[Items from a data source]
"""

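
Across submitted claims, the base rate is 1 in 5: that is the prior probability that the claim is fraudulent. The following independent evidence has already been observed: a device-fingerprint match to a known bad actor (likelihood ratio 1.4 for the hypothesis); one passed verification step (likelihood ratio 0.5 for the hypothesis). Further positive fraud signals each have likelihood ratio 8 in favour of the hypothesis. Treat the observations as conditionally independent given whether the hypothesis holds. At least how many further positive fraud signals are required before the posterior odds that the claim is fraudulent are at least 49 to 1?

3

Prior odds = 0.2/0.8 = 0.25.
Combined Bayes factor of the evidence already in hand = 1.4 × 0.5 = 0.7.
Odds after that evidence = 0.25 × 0.7 = 0.175.
Target odds = 49.
Need 8ⁿ ≥ 49 ÷ 0.175 = 280.
8² = 64 falls short of 280 but 8³ = 512 reaches it, so n = 3.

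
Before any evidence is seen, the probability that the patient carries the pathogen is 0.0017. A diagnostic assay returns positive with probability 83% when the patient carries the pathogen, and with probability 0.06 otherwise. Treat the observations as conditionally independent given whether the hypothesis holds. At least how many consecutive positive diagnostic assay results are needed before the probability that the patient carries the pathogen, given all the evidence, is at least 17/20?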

"""

Assigned task -
Exact copies of all entries are what's needed here.

Exercise solution -
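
Across submitted claims, the base rate is 1 in 5: that is the prior probability that the claim is fraudulent. The following independent evidence has already been observed: a device-fingerprint match to a known bad actor (likelihood ratio 1.4 for the hypothesis); one passed verification step (likelihood ratio 0.5 for the hypothesis). Further positive fraud signals each have likelihood ratio 8 in favour of the hypothesis. Treat the observations as conditionally independent given whether the hypothesis holds. At least how many further positive fraud signals are required before the posterior odds that the claim is fraudulent are at least 49 to 1?

3

Prior odds = 0.2/0.8 = 0.25.
Combined Bayes factor of the evidence already in hand = 1.4 × 0.5 = 0.7.
Odds after that evidence = 0.25 × 0.7 = 0.175.
Target odds = 49.
Need 8ⁿ ≥ 49 ÷ 0.175 = 280.
8² = 64 falls short of 280 but 8³ = 512 reaches it, so n = 3.

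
Before any evidence is seen, the probability that the patient carries the pathogen is 0.0017. A diagnostic assay returns positive with probability 83% when the patient carries the pathogen, and with probability 0.06 otherwise. Treat the observations as conditionally independent given whether the hypothesis holds. At least how many consecutive positive diagnostic assay results are needed before the probability that the patient carries the pathogen, given all the evidence, is at least 17/20?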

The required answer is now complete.